(Records drawn from a dataset)
<<<<
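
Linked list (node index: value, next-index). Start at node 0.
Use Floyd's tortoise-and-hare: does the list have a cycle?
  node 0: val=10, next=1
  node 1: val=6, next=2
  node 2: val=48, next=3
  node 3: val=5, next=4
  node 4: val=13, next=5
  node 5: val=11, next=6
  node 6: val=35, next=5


Floyd's tortoise (slow, +1) and hare (fast, +2):
  init: slow=0, fast=0
  step 1: slow=1, fast=2
  step 2: slow=2, fast=4
  step 3: slow=3, fast=6
  step 4: slow=4, fast=6
  step 5: slow=5, fast=6
  step 6: slow=6, fast=6
  slow == fast at node 6: cycle detected

Cycle: yes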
>>>>
> [Task prompt]:
Only the lines from the one containing "node 2: val=48, next=3" through the final line of the records above should be printed, exactly as they stand.

> [Solution]:
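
  node 2: val=48, next=3
  node 3: val=5, next=4
  node 4: val=13, next=5
  node 5: val=11, next=6
  node 6: val=35, next=5


Floyd's tortoise (slow, +1) and hare (fast, +2):
  init: slow=0, fast=0
  step 1: slow=1, fast=2
  step 2: slow=2, fast=4
  step 3: slow=3, fast=6
  step 4: slow=4, fast=6
  step 5: slow=5, fast=6
  step 6: slow=6, fast=6
  slow == fast at node 6: cycle detected

Cycle: yes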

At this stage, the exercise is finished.